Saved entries
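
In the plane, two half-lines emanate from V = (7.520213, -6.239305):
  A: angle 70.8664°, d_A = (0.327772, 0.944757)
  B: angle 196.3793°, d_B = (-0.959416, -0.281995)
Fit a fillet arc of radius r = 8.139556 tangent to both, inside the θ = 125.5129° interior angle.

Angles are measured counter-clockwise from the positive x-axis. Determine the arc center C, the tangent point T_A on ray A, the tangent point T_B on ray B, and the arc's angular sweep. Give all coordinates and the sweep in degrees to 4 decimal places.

center=(1.2040,0.3881) T_A=(8.8939,-2.2798) T_B=(3.4993,-7.4211) sweep=54.4871

bisector direction at 133.6228° = (-0.689908,0.723897)
center distance |VC| = r/sin(θ/2) = 8.139556/sin(62.7565°) = 9.155149
C = V + |VC|·bis = (1.2040,0.3881)
T_A = V + ((C−V)·d_A)·d_A = V + 4.1910·d_A = (8.8939,-2.2798)
T_B = V + ((C−V)·d_B)·d_B = V + 4.1910·d_B = (3.4993,-7.4211)
sweep = 180° − θ = 54.4871°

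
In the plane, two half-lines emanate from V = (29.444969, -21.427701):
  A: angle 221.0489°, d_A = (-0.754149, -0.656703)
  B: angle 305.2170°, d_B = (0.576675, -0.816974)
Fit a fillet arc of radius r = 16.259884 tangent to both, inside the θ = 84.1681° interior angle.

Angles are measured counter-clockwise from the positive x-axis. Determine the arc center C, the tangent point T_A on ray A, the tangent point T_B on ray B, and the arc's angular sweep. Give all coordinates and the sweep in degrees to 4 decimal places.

center=(26.5442,-45.5142) T_A=(15.8663,-33.2518) T_B=(39.8281,-36.1375) sweep=95.8319

bisector direction at 263.1330° = (-0.119566,-0.992826)
center distance |VC| = r/sin(θ/2) = 16.259884/sin(42.0840°) = 24.260516
C = V + |VC|·bis = (26.5442,-45.5142)
T_A = V + ((C−V)·d_A)·d_A = V + 18.0052·d_A = (15.8663,-33.2518)
T_B = V + ((C−V)·d_B)·d_B = V + 18.0052·d_B = (39.8281,-36.1375)
sweep = 180° − θ = 95.8319°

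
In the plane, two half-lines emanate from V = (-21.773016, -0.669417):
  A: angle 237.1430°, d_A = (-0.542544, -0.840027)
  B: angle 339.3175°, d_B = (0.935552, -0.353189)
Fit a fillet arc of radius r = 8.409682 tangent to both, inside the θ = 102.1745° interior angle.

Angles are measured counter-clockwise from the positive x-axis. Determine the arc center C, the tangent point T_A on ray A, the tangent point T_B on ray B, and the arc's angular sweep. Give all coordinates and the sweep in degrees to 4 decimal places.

bisector direction at 288.2303° = (0.312836,-0.949807)
center distance |VC| = r/sin(θ/2) = 8.409682/sin(51.0872°) = 10.807924
C = V + |VC|·bis = (-18.3919,-10.9349)
T_A = V + ((C−V)·d_A)·d_A = V + 6.7888·d_A = (-25.4563,-6.3722)
T_B = V + ((C−V)·d_B)·d_B = V + 6.7888·d_B = (-15.4217,-3.0672)
sweep = 180° − θ = 77.8255°

center=(-18.3919,-10.9349) T_A=(-25.4563,-6.3722) T_B=(-15.4217,-3.0672) sweep=77.8255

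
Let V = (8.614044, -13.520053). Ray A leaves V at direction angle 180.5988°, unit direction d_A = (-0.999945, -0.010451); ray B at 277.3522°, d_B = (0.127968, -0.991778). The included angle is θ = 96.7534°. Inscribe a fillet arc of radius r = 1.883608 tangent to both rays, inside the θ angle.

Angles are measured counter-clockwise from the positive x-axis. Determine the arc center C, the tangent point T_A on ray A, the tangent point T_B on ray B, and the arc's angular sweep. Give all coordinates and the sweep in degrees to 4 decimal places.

center=(6.9601,-15.4210) T_A=(6.9404,-13.5375) T_B=(8.8282,-15.1800) sweep=83.2466

bisector direction at 228.9755° = (-0.656382,-0.754429)
center distance |VC| = r/sin(θ/2) = 1.883608/sin(48.3767°) = 2.519782
C = V + |VC|·bis = (6.9601,-15.4210)
T_A = V + ((C−V)·d_A)·d_A = V + 1.6737·d_A = (6.9404,-13.5375)
T_B = V + ((C−V)·d_B)·d_B = V + 1.6737·d_B = (8.8282,-15.1800)
sweep = 180° − θ = 83.2466°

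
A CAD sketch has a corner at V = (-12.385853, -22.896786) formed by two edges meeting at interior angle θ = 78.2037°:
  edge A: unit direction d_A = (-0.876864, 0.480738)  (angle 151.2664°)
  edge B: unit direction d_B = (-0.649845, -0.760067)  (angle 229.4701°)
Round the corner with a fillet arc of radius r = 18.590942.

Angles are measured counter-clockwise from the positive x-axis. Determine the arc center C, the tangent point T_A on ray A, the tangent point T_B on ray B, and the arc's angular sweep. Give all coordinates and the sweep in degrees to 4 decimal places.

center=(-41.3812,-28.2018) T_A=(-32.4438,-11.9001) T_B=(-27.2508,-40.2830) sweep=101.7963

bisector direction at 190.3683° = (-0.983671,-0.179974)
center distance |VC| = r/sin(θ/2) = 18.590942/sin(39.1018°) = 29.476639
C = V + |VC|·bis = (-41.3812,-28.2018)
T_A = V + ((C−V)·d_A)·d_A = V + 22.8746·d_A = (-32.4438,-11.9001)
T_B = V + ((C−V)·d_B)·d_B = V + 22.8746·d_B = (-27.2508,-40.2830)
sweep = 180° − θ = 101.7963°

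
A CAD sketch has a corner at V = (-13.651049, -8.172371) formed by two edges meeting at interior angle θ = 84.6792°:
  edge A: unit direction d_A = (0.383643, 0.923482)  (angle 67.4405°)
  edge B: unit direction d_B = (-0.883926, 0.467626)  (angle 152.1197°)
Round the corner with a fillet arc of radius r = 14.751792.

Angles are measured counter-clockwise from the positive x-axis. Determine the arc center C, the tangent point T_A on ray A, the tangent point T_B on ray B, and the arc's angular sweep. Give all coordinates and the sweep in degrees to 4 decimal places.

center=(-21.0631,12.4378) T_A=(-7.4401,6.7783) T_B=(-27.9614,-0.6017) sweep=95.3208

bisector direction at 109.7801° = (-0.338411,0.940998)
center distance |VC| = r/sin(θ/2) = 14.751792/sin(42.3396°) = 21.902415
C = V + |VC|·bis = (-21.0631,12.4378)
T_A = V + ((C−V)·d_A)·d_A = V + 16.1895·d_A = (-7.4401,6.7783)
T_B = V + ((C−V)·d_B)·d_B = V + 16.1895·d_B = (-27.9614,-0.6017)
sweep = 180° − θ = 95.3208°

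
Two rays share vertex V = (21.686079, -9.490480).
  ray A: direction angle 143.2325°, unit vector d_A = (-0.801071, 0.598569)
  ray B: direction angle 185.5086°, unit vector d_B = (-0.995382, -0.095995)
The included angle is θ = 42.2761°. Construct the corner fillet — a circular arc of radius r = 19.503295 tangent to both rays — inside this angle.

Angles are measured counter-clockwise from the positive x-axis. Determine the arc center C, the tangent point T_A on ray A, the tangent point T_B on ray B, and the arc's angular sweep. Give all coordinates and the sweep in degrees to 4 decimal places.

bisector direction at 164.3705° = (-0.963024,0.269415)
center distance |VC| = r/sin(θ/2) = 19.503295/sin(21.1380°) = 54.083232
C = V + |VC|·bis = (-30.3974,5.0803)
T_A = V + ((C−V)·d_A)·d_A = V + 50.4442·d_A = (-18.7233,20.7039)
T_B = V + ((C−V)·d_B)·d_B = V + 50.4442·d_B = (-28.5252,-14.3329)
sweep = 180° − θ = 137.7239°

center=(-30.3974,5.0803) T_A=(-18.7233,20.7039) T_B=(-28.5252,-14.3329) sweep=137.7239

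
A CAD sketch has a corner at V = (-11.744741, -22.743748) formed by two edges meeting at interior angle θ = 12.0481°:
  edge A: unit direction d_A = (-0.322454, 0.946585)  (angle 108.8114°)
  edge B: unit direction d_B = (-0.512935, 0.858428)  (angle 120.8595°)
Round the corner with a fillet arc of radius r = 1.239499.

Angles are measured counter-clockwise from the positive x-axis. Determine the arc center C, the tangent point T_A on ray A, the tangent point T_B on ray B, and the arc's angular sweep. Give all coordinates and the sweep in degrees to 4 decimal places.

bisector direction at 114.8355° = (-0.420014,0.907518)
center distance |VC| = r/sin(θ/2) = 1.239499/sin(6.0240°) = 11.810837
C = V + |VC|·bis = (-16.7055,-12.0252)
T_A = V + ((C−V)·d_A)·d_A = V + 11.7456·d_A = (-15.5322,-11.6255)
T_B = V + ((C−V)·d_B)·d_B = V + 11.7456·d_B = (-17.7695,-12.6610)
sweep = 180° − θ = 167.9519°

center=(-16.7055,-12.0252) T_A=(-15.5322,-11.6255) T_B=(-17.7695,-12.6610) sweep=167.9519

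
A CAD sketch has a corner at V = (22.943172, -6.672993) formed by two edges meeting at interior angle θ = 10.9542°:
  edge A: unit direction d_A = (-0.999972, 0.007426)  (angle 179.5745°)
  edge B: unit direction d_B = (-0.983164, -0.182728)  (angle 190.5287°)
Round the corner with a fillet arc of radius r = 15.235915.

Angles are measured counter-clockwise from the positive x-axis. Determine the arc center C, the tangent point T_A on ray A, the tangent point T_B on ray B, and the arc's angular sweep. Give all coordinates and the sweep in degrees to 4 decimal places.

center=(-136.0623,-20.7285) T_A=(-135.9491,-5.4930) T_B=(-133.2782,-35.7079) sweep=169.0458

bisector direction at 185.0516° = (-0.996116,-0.088053)
center distance |VC| = r/sin(θ/2) = 15.235915/sin(5.4771°) = 159.625453
C = V + |VC|·bis = (-136.0623,-20.7285)
T_A = V + ((C−V)·d_A)·d_A = V + 158.8967·d_A = (-135.9491,-5.4930)
T_B = V + ((C−V)·d_B)·d_B = V + 158.8967·d_B = (-133.2782,-35.7079)
sweep = 180° − θ = 169.0458°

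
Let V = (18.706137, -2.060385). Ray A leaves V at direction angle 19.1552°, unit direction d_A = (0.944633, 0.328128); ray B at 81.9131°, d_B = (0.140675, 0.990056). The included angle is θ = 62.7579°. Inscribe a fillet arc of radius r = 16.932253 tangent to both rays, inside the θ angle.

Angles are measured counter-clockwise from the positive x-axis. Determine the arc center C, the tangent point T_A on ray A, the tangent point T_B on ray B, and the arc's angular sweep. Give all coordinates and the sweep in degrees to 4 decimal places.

center=(39.3755,23.0440) T_A=(44.9314,7.0492) T_B=(22.6116,25.4260) sweep=117.2421

bisector direction at 50.5342° = (0.635618,0.772004)
center distance |VC| = r/sin(θ/2) = 16.932253/sin(31.3789°) = 32.518500
C = V + |VC|·bis = (39.3755,23.0440)
T_A = V + ((C−V)·d_A)·d_A = V + 27.7624·d_A = (44.9314,7.0492)
T_B = V + ((C−V)·d_B)·d_B = V + 27.7624·d_B = (22.6116,25.4260)
sweep = 180° − θ = 117.2421°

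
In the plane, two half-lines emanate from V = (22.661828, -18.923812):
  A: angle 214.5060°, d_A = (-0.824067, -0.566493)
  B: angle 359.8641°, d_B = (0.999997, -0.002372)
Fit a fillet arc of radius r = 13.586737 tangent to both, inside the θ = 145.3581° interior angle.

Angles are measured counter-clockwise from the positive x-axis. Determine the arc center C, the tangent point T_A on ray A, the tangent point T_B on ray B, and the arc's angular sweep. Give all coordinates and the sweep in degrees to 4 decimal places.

bisector direction at 287.1851° = (0.295459,-0.955355)
center distance |VC| = r/sin(θ/2) = 13.586737/sin(72.6791°) = 14.232136
C = V + |VC|·bis = (26.8668,-32.5206)
T_A = V + ((C−V)·d_A)·d_A = V + 4.2372·d_A = (19.1701,-21.3242)
T_B = V + ((C−V)·d_B)·d_B = V + 4.2372·d_B = (26.8991,-18.9339)
sweep = 180° − θ = 34.6419°

center=(26.8668,-32.5206) T_A=(19.1701,-21.3242) T_B=(26.8991,-18.9339) sweep=34.6419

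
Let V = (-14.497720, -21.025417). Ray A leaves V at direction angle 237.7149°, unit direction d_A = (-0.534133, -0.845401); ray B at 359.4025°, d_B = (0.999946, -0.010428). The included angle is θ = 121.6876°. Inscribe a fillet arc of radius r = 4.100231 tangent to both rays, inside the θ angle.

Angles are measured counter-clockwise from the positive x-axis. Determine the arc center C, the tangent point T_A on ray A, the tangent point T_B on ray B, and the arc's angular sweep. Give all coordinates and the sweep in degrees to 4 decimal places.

bisector direction at 298.5587° = (0.478059,-0.878328)
center distance |VC| = r/sin(θ/2) = 4.100231/sin(60.8438°) = 4.695128
C = V + |VC|·bis = (-12.2532,-25.1493)
T_A = V + ((C−V)·d_A)·d_A = V + 2.2874·d_A = (-15.7195,-22.9592)
T_B = V + ((C−V)·d_B)·d_B = V + 2.2874·d_B = (-12.2104,-21.0493)
sweep = 180° − θ = 58.3124°

center=(-12.2532,-25.1493) T_A=(-15.7195,-22.9592) T_B=(-12.2104,-21.0493) sweep=58.3124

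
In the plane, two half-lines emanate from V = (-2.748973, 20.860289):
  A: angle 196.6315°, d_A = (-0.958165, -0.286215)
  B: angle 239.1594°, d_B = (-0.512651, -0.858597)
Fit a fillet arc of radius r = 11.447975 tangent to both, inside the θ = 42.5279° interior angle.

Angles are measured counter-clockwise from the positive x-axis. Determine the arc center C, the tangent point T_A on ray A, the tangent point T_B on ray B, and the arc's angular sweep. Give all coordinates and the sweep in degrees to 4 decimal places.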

Activity
Reproduce only the lines above, starting at the line with "ray A: direction" and ending at the line with "The included angle is θ = 42.2761°.", exactly as written.

Solved exercise
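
  ray A: direction angle 143.2325°, unit vector d_A = (-0.801071, 0.598569)
  ray B: direction angle 185.5086°, unit vector d_B = (-0.995382, -0.095995)
The included angle is θ = 42.2761°. Construct the corner fillet — a circular arc of radius r = 19.503295 tangent to both rays — inside this angle.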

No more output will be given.